▶ [The task] Below are some records; each one is to be set down again exactly.
>>>>
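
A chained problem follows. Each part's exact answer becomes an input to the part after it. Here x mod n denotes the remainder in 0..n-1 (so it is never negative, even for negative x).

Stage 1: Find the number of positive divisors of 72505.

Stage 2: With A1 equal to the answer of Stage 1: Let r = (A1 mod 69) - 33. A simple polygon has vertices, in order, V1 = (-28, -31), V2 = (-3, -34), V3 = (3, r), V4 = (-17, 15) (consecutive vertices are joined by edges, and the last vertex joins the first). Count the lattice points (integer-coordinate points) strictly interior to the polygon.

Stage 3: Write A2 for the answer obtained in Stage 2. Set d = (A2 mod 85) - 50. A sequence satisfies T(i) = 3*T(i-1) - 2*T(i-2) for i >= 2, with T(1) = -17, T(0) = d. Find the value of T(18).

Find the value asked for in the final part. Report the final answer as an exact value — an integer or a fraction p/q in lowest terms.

2097119

Stage 1: 72505 = 5 * 17 * 853; number of divisors = (1+1) * (1+1) * (1+1) = 8; answer 8
Stage 2: A1 = 8; r = -25; cross terms: (-28*-34 - -3*-31)=859, (-3*-25 - 3*-34)=177, (3*15 - -17*-25)=-380, (-17*-31 - -28*15)=947; twice the area = |1603| = 1603; area = 1603/2; boundary points = 1 + 3 + 20 + 1 = 25; strictly interior points = area - boundary/2 + 1 = 790; answer 790
Stage 3: A2 = 790; d = -25; T(2) = 3*(-17) - 2*(-25) = -1; iterating: T(2)=-1, T(3)=31, T(4)=95, T(5)=223, T(6)=479, T(7)=991, T(8)=2015, T(9)=4063, T(10)=8159, T(11)=16351, T(12)=32735, T(13)=65503, T(14)=131039, T(15)=262111, T(16)=524255, T(17)=1048543, T(18)=2097119; answer 2097119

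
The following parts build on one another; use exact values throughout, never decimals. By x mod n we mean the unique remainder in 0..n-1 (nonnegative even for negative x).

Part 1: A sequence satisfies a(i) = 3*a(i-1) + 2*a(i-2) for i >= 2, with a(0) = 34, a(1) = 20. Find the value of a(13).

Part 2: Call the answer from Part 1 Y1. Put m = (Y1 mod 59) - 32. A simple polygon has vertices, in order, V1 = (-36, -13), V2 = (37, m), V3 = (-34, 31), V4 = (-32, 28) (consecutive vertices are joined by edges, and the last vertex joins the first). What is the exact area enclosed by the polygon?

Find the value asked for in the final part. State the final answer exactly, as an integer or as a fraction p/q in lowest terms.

Part 1: a(2) = 3*(20) + 2*(34) = 128; iterating: a(2)=128, a(3)=424, a(4)=1528, a(5)=5432, a(6)=19352, a(7)=68920, a(8)=245464, a(9)=874232, a(10)=3113624, a(11)=11089336, a(12)=39495256, a(13)=140664440; answer 140664440
Part 2: Y1 = 140664440; m = -29; cross terms: (-36*-29 - 37*-13)=1525, (37*31 - -34*-29)=161, (-34*28 - -32*31)=40, (-32*-13 - -36*28)=1424; twice the area = |3150| = 3150; area = 1575; answer 1575

1575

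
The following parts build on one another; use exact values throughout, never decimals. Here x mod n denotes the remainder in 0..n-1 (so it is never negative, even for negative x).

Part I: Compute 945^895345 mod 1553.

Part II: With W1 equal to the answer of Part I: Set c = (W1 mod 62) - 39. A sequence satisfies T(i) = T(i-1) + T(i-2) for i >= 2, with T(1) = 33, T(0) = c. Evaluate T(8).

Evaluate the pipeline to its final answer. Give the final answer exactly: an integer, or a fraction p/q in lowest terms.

433

Part I: squarings mod 1553: 945^1=945, 945^2=50, 945^4=947, 945^8=728, 945^16=411, 945^32=1197, 945^64=943, 945^128=933, 945^256=809, 945^512=668, 945^1024=513, 945^2048=712, 945^4096=666, 945^8192=951, 945^16384=555, 945^32768=531, 945^65536=868, 945^131072=219, 945^262144=1371, 945^524288=511; 945^895345 = 945^1 * 945^16 * 945^32 * 945^64 * 945^256 * 945^2048 * 945^8192 * 945^32768 * 945^65536 * 945^262144 * 945^524288 = 205 (mod 1553); answer 205
Part II: W1 = 205; c = -20; T(2) = 1*(33) + 1*(-20) = 13; iterating: T(2)=13, T(3)=46, T(4)=59, T(5)=105, T(6)=164, T(7)=269, T(8)=433; answer 433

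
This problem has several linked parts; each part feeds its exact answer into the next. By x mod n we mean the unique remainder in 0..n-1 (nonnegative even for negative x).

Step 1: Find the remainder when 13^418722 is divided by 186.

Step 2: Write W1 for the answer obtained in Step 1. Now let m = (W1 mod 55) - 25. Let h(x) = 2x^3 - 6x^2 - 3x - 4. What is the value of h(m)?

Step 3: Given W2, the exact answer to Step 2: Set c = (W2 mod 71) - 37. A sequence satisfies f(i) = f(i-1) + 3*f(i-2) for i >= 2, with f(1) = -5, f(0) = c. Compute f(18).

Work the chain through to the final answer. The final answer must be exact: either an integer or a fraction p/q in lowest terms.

Step 1: squarings mod 186: 13^1=13, 13^2=169, 13^4=103, 13^8=7, 13^16=49, 13^32=169, 13^64=103, 13^128=7, 13^256=49, 13^512=169, 13^1024=103, 13^2048=7, 13^4096=49, 13^8192=169, 13^16384=103, 13^32768=7, 13^65536=49, 13^131072=169, 13^262144=103; 13^418722 = 13^2 * 13^32 * 13^128 * 13^256 * 13^512 * 13^8192 * 13^16384 * 13^131072 * 13^262144 = 163 (mod 186); answer 163
Step 2: W1 = 163; m = 28; 2*(28)^3 - 6*(28)^2 - 3*(28)^1 - 4 = (43904) + (-4704) + (-84) + (-4) = 39112; answer 39112
Step 3: W2 = 39112; c = 25; f(2) = 1*(-5) + 3*(25) = 70; iterating: f(2)=70, f(3)=55, f(4)=265, f(5)=430, f(6)=1225, f(7)=2515, f(8)=6190, f(9)=13735, f(10)=32305, f(11)=73510, f(12)=170425, f(13)=390955, f(14)=902230, f(15)=2075095, f(16)=4781785, f(17)=11007070, f(18)=25352425; answer 25352425

25352425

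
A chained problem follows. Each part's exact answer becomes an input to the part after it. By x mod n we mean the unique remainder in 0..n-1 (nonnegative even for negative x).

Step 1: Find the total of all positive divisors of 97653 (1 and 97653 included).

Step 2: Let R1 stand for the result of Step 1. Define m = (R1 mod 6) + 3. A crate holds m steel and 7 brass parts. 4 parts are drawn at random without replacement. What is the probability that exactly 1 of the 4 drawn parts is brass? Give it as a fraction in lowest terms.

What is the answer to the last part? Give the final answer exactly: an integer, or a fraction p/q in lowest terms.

Step 1: 97653 = 3 * 43 * 757; sigma = (1 + 3) * (1 + 43) * (1 + 757) = 4 * 44 * 758 = 133408; answer 133408
Step 2: R1 = 133408; m = 7; total draws C(14,4) = 1001; favorable C(7,1)*C(7,3) = 245; P = 35/143; answer 35/143

35/143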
<<<<
▶ [Answer to this task]
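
A chained problem follows. Each part's exact answer becomes an input to the part after it. Here x mod n denotes the remainder in 0..n-1 (so it is never negative, even for negative x).

Stage 1: Find the number of positive divisors of 72505.

Stage 2: With A1 equal to the answer of Stage 1: Let r = (A1 mod 69) - 33. A simple polygon has vertices, in order, V1 = (-28, -31), V2 = (-3, -34), V3 = (3, r), V4 = (-17, 15) (consecutive vertices are joined by edges, and the last vertex joins the first). Count the lattice points (integer-coordinate points) strictly interior to the polygon.

Stage 3: Write A2 for the answer obtained in Stage 2. Set d = (A2 mod 85) - 50. A sequence satisfies T(i) = 3*T(i-1) - 2*T(i-2) for i >= 2, with T(1) = -17, T(0) = d. Find the value of T(18).

Find the value asked for in the final part. Report the final answer as an exact value — an integer or a fraction p/q in lowest terms.

2097119

Stage 1: 72505 = 5 * 17 * 853; number of divisors = (1+1) * (1+1) * (1+1) = 8; answer 8
Stage 2: A1 = 8; r = -25; cross terms: (-28*-34 - -3*-31)=859, (-3*-25 - 3*-34)=177, (3*15 - -17*-25)=-380, (-17*-31 - -28*15)=947; twice the area = |1603| = 1603; area = 1603/2; boundary points = 1 + 3 + 20 + 1 = 25; strictly interior points = area - boundary/2 + 1 = 790; answer 790
Stage 3: A2 = 790; d = -25; T(2) = 3*(-17) - 2*(-25) = -1; iterating: T(2)=-1, T(3)=31, T(4)=95, T(5)=223, T(6)=479, T(7)=991, T(8)=2015, T(9)=4063, T(10)=8159, T(11)=16351, T(12)=32735, T(13)=65503, T(14)=131039, T(15)=262111, T(16)=524255, T(17)=1048543, T(18)=2097119; answer 2097119

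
The following parts build on one another; use exact values throughout, never decimals. By x mod n we mean the unique remainder in 0..n-1 (nonnegative even for negative x).

Part 1: A sequence satisfies a(i) = 3*a(i-1) + 2*a(i-2) for i >= 2, with a(0) = 34, a(1) = 20. Find the value of a(13).

Part 2: Call the answer from Part 1 Y1. Put m = (Y1 mod 59) - 32. A simple polygon has vertices, in order, V1 = (-36, -13), V2 = (37, m), V3 = (-34, 31), V4 = (-32, 28) (consecutive vertices are joined by edges, and the last vertex joins the first). What is the exact area enclosed by the polygon?

Find the value asked for in the final part. State the final answer exactly, as an integer or as a fraction p/q in lowest terms.

Part 1: a(2) = 3*(20) + 2*(34) = 128; iterating: a(2)=128, a(3)=424, a(4)=1528, a(5)=5432, a(6)=19352, a(7)=68920, a(8)=245464, a(9)=874232, a(10)=3113624, a(11)=11089336, a(12)=39495256, a(13)=140664440; answer 140664440
Part 2: Y1 = 140664440; m = -29; cross terms: (-36*-29 - 37*-13)=1525, (37*31 - -34*-29)=161, (-34*28 - -32*31)=40, (-32*-13 - -36*28)=1424; twice the area = |3150| = 3150; area = 1575; answer 1575

1575

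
The following parts build on one another; use exact values throughout, never decimals. Here x mod n denotes the remainder in 0..n-1 (so it is never negative, even for negative x).

Part I: Compute 945^895345 mod 1553.

Part II: With W1 equal to the answer of Part I: Set c = (W1 mod 62) - 39. A sequence satisfies T(i) = T(i-1) + T(i-2) for i >= 2, with T(1) = 33, T(0) = c. Evaluate T(8).

Evaluate the pipeline to its final answer. Give the final answer exactly: an integer, or a fraction p/q in lowest terms.

433

Part I: squarings mod 1553: 945^1=945, 945^2=50, 945^4=947, 945^8=728, 945^16=411, 945^32=1197, 945^64=943, 945^128=933, 945^256=809, 945^512=668, 945^1024=513, 945^2048=712, 945^4096=666, 945^8192=951, 945^16384=555, 945^32768=531, 945^65536=868, 945^131072=219, 945^262144=1371, 945^524288=511; 945^895345 = 945^1 * 945^16 * 945^32 * 945^64 * 945^256 * 945^2048 * 945^8192 * 945^32768 * 945^65536 * 945^262144 * 945^524288 = 205 (mod 1553); answer 205
Part II: W1 = 205; c = -20; T(2) = 1*(33) + 1*(-20) = 13; iterating: T(2)=13, T(3)=46, T(4)=59, T(5)=105, T(6)=164, T(7)=269, T(8)=433; answer 433

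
This problem has several linked parts; each part feeds its exact answer into the next. By x mod n we mean the unique remainder in 0..n-1 (nonnegative even for negative x).

Step 1: Find the remainder when 13^418722 is divided by 186.

Step 2: Write W1 for the answer obtained in Step 1. Now let m = (W1 mod 55) - 25. Let h(x) = 2x^3 - 6x^2 - 3x - 4. What is the value of h(m)?

Step 3: Given W2, the exact answer to Step 2: Set c = (W2 mod 71) - 37. A sequence satisfies f(i) = f(i-1) + 3*f(i-2) for i >= 2, with f(1) = -5, f(0) = c. Compute f(18).

Work the chain through to the final answer. The final answer must be exact: either an integer or a fraction p/q in lowest terms.

Step 1: squarings mod 186: 13^1=13, 13^2=169, 13^4=103, 13^8=7, 13^16=49, 13^32=169, 13^64=103, 13^128=7, 13^256=49, 13^512=169, 13^1024=103, 13^2048=7, 13^4096=49, 13^8192=169, 13^16384=103, 13^32768=7, 13^65536=49, 13^131072=169, 13^262144=103; 13^418722 = 13^2 * 13^32 * 13^128 * 13^256 * 13^512 * 13^8192 * 13^16384 * 13^131072 * 13^262144 = 163 (mod 186); answer 163
Step 2: W1 = 163; m = 28; 2*(28)^3 - 6*(28)^2 - 3*(28)^1 - 4 = (43904) + (-4704) + (-84) + (-4) = 39112; answer 39112
Step 3: W2 = 39112; c = 25; f(2) = 1*(-5) + 3*(25) = 70; iterating: f(2)=70, f(3)=55, f(4)=265, f(5)=430, f(6)=1225, f(7)=2515, f(8)=6190, f(9)=13735, f(10)=32305, f(11)=73510, f(12)=170425, f(13)=390955, f(14)=902230, f(15)=2075095, f(16)=4781785, f(17)=11007070, f(18)=25352425; answer 25352425

25352425

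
A chained problem follows. Each part's exact answer becomes an input to the part after it. By x mod n we mean the unique remainder in 0..n-1 (nonnegative even for negative x).

Step 1: Find the total of all positive divisors of 97653 (1 and 97653 included).

Step 2: Let R1 stand for the result of Step 1. Define m = (R1 mod 6) + 3. A crate holds m steel and 7 brass parts. 4 parts are drawn at random without replacement. What is the probability that exactly 1 of the 4 drawn parts is brass? Give it as a fraction in lowest terms.

What is the answer to the last part? Give the final answer exactly: an integer, or a fraction p/q in lowest terms.

Step 1: 97653 = 3 * 43 * 757; sigma = (1 + 3) * (1 + 43) * (1 + 757) = 4 * 44 * 758 = 133408; answer 133408
Step 2: R1 = 133408; m = 7; total draws C(14,4) = 1001; favorable C(7,1)*C(7,3) = 245; P = 35/143; answer 35/143

35/143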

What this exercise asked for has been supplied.